DESCRIPTION OF THE TASK: All lines from the one containing "During a site investigation for a highway project: Find the" to the end of the entries below must be output exactly, and no other lines.
┏━━
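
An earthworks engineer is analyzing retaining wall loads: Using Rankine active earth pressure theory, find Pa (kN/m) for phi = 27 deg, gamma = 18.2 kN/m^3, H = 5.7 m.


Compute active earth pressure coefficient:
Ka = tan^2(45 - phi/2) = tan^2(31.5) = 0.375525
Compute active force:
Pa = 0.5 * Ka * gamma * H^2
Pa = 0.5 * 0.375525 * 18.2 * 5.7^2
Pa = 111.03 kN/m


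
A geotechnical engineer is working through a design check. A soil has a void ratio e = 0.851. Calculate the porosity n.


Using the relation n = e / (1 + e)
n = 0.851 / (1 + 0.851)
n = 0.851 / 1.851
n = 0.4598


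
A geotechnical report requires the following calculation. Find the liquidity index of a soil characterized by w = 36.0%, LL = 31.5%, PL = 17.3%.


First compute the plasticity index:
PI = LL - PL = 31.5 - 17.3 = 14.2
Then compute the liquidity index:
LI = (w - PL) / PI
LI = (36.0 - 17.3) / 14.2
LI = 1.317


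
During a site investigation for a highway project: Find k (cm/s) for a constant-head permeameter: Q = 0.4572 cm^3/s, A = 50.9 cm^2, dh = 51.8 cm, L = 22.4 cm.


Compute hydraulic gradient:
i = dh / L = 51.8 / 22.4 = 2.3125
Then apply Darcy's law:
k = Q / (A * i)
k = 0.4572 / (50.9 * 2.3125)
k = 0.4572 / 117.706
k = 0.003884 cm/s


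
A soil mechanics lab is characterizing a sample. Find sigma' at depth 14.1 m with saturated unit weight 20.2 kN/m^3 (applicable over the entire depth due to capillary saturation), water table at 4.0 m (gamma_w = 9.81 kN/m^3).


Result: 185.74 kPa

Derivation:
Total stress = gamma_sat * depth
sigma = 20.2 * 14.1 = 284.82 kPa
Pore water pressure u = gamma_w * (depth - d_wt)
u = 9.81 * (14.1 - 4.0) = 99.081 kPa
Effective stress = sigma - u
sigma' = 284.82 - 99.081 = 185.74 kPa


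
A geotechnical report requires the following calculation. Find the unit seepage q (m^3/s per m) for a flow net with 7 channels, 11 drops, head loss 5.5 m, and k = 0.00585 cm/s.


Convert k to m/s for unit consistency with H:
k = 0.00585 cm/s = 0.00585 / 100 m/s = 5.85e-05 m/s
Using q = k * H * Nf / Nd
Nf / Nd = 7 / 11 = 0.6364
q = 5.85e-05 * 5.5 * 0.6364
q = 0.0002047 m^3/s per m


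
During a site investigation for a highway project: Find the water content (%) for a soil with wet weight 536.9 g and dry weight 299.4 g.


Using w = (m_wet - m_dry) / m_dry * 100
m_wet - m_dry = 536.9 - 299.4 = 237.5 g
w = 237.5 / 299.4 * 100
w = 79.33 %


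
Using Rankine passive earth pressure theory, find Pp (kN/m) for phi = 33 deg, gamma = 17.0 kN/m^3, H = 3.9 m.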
┗━━
SOLUTION TO THIS EXERCISE:
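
During a site investigation for a highway project: Find the water content (%) for a soil with wet weight 536.9 g and dry weight 299.4 g.


Using w = (m_wet - m_dry) / m_dry * 100
m_wet - m_dry = 536.9 - 299.4 = 237.5 g
w = 237.5 / 299.4 * 100
w = 79.33 %


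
Using Rankine passive earth pressure theory, find Pp (kN/m) for phi = 33 deg, gamma = 17.0 kN/m^3, H = 3.9 m.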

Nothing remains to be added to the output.